(EXTRACTED MATERIAL)

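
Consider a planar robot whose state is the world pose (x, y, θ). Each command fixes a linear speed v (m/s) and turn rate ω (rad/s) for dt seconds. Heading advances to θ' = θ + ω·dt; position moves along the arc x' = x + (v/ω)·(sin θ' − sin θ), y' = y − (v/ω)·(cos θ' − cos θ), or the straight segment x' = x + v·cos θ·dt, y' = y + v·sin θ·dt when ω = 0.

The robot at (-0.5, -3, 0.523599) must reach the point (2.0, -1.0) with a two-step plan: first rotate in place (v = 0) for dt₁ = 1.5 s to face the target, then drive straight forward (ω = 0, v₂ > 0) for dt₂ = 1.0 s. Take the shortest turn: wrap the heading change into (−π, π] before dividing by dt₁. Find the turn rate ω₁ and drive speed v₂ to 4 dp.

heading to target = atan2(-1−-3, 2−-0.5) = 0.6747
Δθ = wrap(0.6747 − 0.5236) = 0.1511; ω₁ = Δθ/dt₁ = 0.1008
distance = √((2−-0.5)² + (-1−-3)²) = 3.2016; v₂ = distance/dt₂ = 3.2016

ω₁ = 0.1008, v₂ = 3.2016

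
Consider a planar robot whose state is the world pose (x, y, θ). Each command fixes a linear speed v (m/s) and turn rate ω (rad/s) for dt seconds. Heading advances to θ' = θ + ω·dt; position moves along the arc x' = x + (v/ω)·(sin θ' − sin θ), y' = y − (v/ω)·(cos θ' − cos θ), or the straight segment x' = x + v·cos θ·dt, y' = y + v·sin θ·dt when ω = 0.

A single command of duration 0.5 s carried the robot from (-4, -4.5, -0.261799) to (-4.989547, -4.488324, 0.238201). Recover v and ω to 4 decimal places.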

(End EXTRACTED MATERIAL)

Where the line containing "The robot at" appears in the records above, begin copying and continue through the last line; copy each line exactly and include no others.

* OUTPUT
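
The robot at (-0.5, -3, 0.523599) must reach the point (2.0, -1.0) with a two-step plan: first rotate in place (v = 0) for dt₁ = 1.5 s to face the target, then drive straight forward (ω = 0, v₂ > 0) for dt₂ = 1.0 s. Take the shortest turn: wrap the heading change into (−π, π] before dividing by dt₁. Find the turn rate ω₁ and drive speed v₂ to 4 dp.

heading to target = atan2(-1−-3, 2−-0.5) = 0.6747
Δθ = wrap(0.6747 − 0.5236) = 0.1511; ω₁ = Δθ/dt₁ = 0.1008
distance = √((2−-0.5)² + (-1−-3)²) = 3.2016; v₂ = distance/dt₂ = 3.2016

ω₁ = 0.1008, v₂ = 3.2016

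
Consider a planar robot whose state is the world pose (x, y, θ). Each command fixes a linear speed v (m/s) and turn rate ω (rad/s) for dt seconds. Heading advances to θ' = θ + ω·dt; position moves along the arc x' = x + (v/ω)·(sin θ' − sin θ), y' = y − (v/ω)·(cos θ' − cos θ), or the straight segment x' = x + v·cos θ·dt, y' = y + v·sin θ·dt when ω = 0.

A single command of duration 0.5 s carried the robot from (-4, -4.5, -0.261799) to (-4.989547, -4.488324, 0.238201). Recover v and ω to 4 decimal places.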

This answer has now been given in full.